The entries below are to be written out again without alteration.
Top of THE INPUT
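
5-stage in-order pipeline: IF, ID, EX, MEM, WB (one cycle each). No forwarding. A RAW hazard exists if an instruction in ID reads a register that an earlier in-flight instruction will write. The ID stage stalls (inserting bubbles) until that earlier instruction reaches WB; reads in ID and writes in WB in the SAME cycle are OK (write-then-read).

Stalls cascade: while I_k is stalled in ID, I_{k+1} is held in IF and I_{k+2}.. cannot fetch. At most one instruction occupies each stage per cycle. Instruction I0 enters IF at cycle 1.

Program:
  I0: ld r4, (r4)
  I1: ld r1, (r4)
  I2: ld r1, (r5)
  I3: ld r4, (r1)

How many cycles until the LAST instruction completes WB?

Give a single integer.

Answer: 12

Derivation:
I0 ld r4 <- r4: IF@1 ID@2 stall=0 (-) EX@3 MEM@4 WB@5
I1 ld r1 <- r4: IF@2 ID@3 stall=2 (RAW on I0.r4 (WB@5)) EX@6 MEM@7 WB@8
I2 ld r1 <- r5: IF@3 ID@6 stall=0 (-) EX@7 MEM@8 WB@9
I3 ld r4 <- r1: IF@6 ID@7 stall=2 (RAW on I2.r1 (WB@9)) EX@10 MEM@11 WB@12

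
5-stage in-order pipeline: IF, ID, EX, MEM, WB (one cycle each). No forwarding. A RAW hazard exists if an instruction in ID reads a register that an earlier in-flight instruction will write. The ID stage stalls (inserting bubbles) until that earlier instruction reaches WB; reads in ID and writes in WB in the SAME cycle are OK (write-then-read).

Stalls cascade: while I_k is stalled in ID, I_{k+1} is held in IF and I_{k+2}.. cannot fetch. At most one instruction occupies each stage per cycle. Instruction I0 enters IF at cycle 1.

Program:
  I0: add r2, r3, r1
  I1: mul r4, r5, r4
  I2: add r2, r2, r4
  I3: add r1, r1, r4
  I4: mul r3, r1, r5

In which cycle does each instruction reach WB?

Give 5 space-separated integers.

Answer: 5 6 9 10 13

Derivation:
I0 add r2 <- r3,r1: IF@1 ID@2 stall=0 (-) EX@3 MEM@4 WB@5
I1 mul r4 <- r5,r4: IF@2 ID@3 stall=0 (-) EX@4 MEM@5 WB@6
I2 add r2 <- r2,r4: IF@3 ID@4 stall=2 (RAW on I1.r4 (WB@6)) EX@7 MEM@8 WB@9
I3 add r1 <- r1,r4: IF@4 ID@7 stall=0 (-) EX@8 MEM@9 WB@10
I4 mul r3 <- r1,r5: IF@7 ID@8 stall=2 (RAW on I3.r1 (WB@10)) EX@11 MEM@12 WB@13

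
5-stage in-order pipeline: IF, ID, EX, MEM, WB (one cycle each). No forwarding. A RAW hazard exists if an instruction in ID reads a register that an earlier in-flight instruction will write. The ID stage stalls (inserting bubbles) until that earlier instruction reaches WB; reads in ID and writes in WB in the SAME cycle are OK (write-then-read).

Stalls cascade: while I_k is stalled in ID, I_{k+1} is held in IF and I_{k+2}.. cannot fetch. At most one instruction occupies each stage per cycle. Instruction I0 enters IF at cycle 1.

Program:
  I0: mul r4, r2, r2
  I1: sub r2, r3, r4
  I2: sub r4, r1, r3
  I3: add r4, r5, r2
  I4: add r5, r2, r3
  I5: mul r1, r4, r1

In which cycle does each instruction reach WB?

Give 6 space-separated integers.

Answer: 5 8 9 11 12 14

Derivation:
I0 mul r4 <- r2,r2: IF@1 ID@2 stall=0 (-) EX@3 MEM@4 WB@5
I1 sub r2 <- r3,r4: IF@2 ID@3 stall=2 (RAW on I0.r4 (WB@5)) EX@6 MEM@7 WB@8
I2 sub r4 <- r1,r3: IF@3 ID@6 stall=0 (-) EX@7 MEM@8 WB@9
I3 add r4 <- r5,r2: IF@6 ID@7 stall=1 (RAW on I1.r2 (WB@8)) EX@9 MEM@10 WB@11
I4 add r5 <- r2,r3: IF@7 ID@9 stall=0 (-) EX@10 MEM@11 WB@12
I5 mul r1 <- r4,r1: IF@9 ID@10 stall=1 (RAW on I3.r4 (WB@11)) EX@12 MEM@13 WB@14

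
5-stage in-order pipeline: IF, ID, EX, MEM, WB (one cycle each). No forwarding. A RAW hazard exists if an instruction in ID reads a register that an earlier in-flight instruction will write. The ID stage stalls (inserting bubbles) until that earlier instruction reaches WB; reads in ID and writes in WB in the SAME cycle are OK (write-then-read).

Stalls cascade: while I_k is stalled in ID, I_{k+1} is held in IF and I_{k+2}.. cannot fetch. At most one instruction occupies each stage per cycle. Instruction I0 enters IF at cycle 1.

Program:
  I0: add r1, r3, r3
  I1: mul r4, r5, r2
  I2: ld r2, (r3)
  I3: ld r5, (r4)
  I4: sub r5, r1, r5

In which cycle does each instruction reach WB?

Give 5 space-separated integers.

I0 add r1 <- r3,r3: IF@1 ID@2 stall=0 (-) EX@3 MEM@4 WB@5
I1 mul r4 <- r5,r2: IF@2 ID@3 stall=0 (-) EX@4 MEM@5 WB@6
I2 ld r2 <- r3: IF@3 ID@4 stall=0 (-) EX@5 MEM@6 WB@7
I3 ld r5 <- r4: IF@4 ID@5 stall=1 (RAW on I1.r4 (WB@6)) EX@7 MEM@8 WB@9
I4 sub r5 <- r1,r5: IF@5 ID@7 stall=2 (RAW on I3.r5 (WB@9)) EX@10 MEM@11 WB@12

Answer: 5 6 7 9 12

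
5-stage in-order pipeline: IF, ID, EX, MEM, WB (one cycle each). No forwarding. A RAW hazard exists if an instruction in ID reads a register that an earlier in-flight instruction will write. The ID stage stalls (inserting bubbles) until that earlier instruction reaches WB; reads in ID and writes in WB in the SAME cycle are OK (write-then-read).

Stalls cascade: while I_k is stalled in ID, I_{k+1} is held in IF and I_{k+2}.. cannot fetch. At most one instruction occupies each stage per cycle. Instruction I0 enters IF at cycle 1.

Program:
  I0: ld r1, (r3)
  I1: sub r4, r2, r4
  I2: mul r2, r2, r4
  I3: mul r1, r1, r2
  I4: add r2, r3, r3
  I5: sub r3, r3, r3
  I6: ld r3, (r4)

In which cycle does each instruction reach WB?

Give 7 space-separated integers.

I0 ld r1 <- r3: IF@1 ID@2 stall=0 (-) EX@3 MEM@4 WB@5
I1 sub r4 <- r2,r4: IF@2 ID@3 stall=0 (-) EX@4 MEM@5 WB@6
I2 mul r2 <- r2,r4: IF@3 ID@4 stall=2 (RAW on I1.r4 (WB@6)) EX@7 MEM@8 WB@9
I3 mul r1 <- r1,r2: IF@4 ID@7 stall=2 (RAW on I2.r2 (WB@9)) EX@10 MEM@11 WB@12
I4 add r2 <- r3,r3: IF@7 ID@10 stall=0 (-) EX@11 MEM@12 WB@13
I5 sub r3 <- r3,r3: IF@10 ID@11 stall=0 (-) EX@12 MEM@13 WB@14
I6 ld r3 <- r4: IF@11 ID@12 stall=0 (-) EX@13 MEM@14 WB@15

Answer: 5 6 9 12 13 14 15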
Bottom of THE INPUT
▶ **RESPONSE BELOW**:
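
5-stage in-order pipeline: IF, ID, EX, MEM, WB (one cycle each). No forwarding. A RAW hazard exists if an instruction in ID reads a register that an earlier in-flight instruction will write. The ID stage stalls (inserting bubbles) until that earlier instruction reaches WB; reads in ID and writes in WB in the SAME cycle are OK (write-then-read).

Stalls cascade: while I_k is stalled in ID, I_{k+1} is held in IF and I_{k+2}.. cannot fetch. At most one instruction occupies each stage per cycle. Instruction I0 enters IF at cycle 1.

Program:
  I0: ld r4, (r4)
  I1: ld r1, (r4)
  I2: ld r1, (r5)
  I3: ld r4, (r1)

How many cycles until the LAST instruction completes WB?

Give a single integer.

Answer: 12

Derivation:
I0 ld r4 <- r4: IF@1 ID@2 stall=0 (-) EX@3 MEM@4 WB@5
I1 ld r1 <- r4: IF@2 ID@3 stall=2 (RAW on I0.r4 (WB@5)) EX@6 MEM@7 WB@8
I2 ld r1 <- r5: IF@3 ID@6 stall=0 (-) EX@7 MEM@8 WB@9
I3 ld r4 <- r1: IF@6 ID@7 stall=2 (RAW on I2.r1 (WB@9)) EX@10 MEM@11 WB@12

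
5-stage in-order pipeline: IF, ID, EX, MEM, WB (one cycle each). No forwarding. A RAW hazard exists if an instruction in ID reads a register that an earlier in-flight instruction will write. The ID stage stalls (inserting bubbles) until that earlier instruction reaches WB; reads in ID and writes in WB in the SAME cycle are OK (write-then-read).

Stalls cascade: while I_k is stalled in ID, I_{k+1} is held in IF and I_{k+2}.. cannot fetch. At most one instruction occupies each stage per cycle. Instruction I0 enters IF at cycle 1.

Program:
  I0: add r2, r3, r1
  I1: mul r4, r5, r4
  I2: add r2, r2, r4
  I3: add r1, r1, r4
  I4: mul r3, r1, r5

In which cycle does each instruction reach WB?

Give 5 space-separated integers.

Answer: 5 6 9 10 13

Derivation:
I0 add r2 <- r3,r1: IF@1 ID@2 stall=0 (-) EX@3 MEM@4 WB@5
I1 mul r4 <- r5,r4: IF@2 ID@3 stall=0 (-) EX@4 MEM@5 WB@6
I2 add r2 <- r2,r4: IF@3 ID@4 stall=2 (RAW on I1.r4 (WB@6)) EX@7 MEM@8 WB@9
I3 add r1 <- r1,r4: IF@4 ID@7 stall=0 (-) EX@8 MEM@9 WB@10
I4 mul r3 <- r1,r5: IF@7 ID@8 stall=2 (RAW on I3.r1 (WB@10)) EX@11 MEM@12 WB@13

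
5-stage in-order pipeline: IF, ID, EX, MEM, WB (one cycle each). No forwarding. A RAW hazard exists if an instruction in ID reads a register that an earlier in-flight instruction will write. The ID stage stalls (inserting bubbles) until that earlier instruction reaches WB; reads in ID and writes in WB in the SAME cycle are OK (write-then-read).

Stalls cascade: while I_k is stalled in ID, I_{k+1} is held in IF and I_{k+2}.. cannot fetch. At most one instruction occupies each stage per cycle. Instruction I0 enters IF at cycle 1.

Program:
  I0: mul r4, r2, r2
  I1: sub r2, r3, r4
  I2: sub r4, r1, r3
  I3: add r4, r5, r2
  I4: add r5, r2, r3
  I5: mul r1, r4, r1

In which cycle does each instruction reach WB?

Give 6 space-separated integers.

Answer: 5 8 9 11 12 14

Derivation:
I0 mul r4 <- r2,r2: IF@1 ID@2 stall=0 (-) EX@3 MEM@4 WB@5
I1 sub r2 <- r3,r4: IF@2 ID@3 stall=2 (RAW on I0.r4 (WB@5)) EX@6 MEM@7 WB@8
I2 sub r4 <- r1,r3: IF@3 ID@6 stall=0 (-) EX@7 MEM@8 WB@9
I3 add r4 <- r5,r2: IF@6 ID@7 stall=1 (RAW on I1.r2 (WB@8)) EX@9 MEM@10 WB@11
I4 add r5 <- r2,r3: IF@7 ID@9 stall=0 (-) EX@10 MEM@11 WB@12
I5 mul r1 <- r4,r1: IF@9 ID@10 stall=1 (RAW on I3.r4 (WB@11)) EX@12 MEM@13 WB@14

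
5-stage in-order pipeline: IF, ID, EX, MEM, WB (one cycle each). No forwarding. A RAW hazard exists if an instruction in ID reads a register that an earlier in-flight instruction will write. The ID stage stalls (inserting bubbles) until that earlier instruction reaches WB; reads in ID and writes in WB in the SAME cycle are OK (write-then-read).

Stalls cascade: while I_k is stalled in ID, I_{k+1} is held in IF and I_{k+2}.. cannot fetch. At most one instruction occupies each stage per cycle. Instruction I0 enters IF at cycle 1.

Program:
  I0: add r1, r3, r3
  I1: mul r4, r5, r2
  I2: ld r2, (r3)
  I3: ld r5, (r4)
  I4: sub r5, r1, r5

In which cycle does each instruction reach WB?

Give 5 space-separated integers.

I0 add r1 <- r3,r3: IF@1 ID@2 stall=0 (-) EX@3 MEM@4 WB@5
I1 mul r4 <- r5,r2: IF@2 ID@3 stall=0 (-) EX@4 MEM@5 WB@6
I2 ld r2 <- r3: IF@3 ID@4 stall=0 (-) EX@5 MEM@6 WB@7
I3 ld r5 <- r4: IF@4 ID@5 stall=1 (RAW on I1.r4 (WB@6)) EX@7 MEM@8 WB@9
I4 sub r5 <- r1,r5: IF@5 ID@7 stall=2 (RAW on I3.r5 (WB@9)) EX@10 MEM@11 WB@12

Answer: 5 6 7 9 12

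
5-stage in-order pipeline: IF, ID, EX, MEM, WB (one cycle each). No forwarding. A RAW hazard exists if an instruction in ID reads a register that an earlier in-flight instruction will write. The ID stage stalls (inserting bubbles) until that earlier instruction reaches WB; reads in ID and writes in WB in the SAME cycle are OK (write-then-read).

Stalls cascade: while I_k is stalled in ID, I_{k+1} is held in IF and I_{k+2}.. cannot fetch. At most one instruction occupies each stage per cycle. Instruction I0 enters IF at cycle 1.

Program:
  I0: ld r1, (r3)
  I1: sub r4, r2, r4
  I2: mul r2, r2, r4
  I3: mul r1, r1, r2
  I4: add r2, r3, r3
  I5: sub r3, r3, r3
  I6: ld r3, (r4)

In which cycle does each instruction reach WB?

Give 7 space-separated integers.

I0 ld r1 <- r3: IF@1 ID@2 stall=0 (-) EX@3 MEM@4 WB@5
I1 sub r4 <- r2,r4: IF@2 ID@3 stall=0 (-) EX@4 MEM@5 WB@6
I2 mul r2 <- r2,r4: IF@3 ID@4 stall=2 (RAW on I1.r4 (WB@6)) EX@7 MEM@8 WB@9
I3 mul r1 <- r1,r2: IF@4 ID@7 stall=2 (RAW on I2.r2 (WB@9)) EX@10 MEM@11 WB@12
I4 add r2 <- r3,r3: IF@7 ID@10 stall=0 (-) EX@11 MEM@12 WB@13
I5 sub r3 <- r3,r3: IF@10 ID@11 stall=0 (-) EX@12 MEM@13 WB@14
I6 ld r3 <- r4: IF@11 ID@12 stall=0 (-) EX@13 MEM@14 WB@15

Answer: 5 6 9 12 13 14 15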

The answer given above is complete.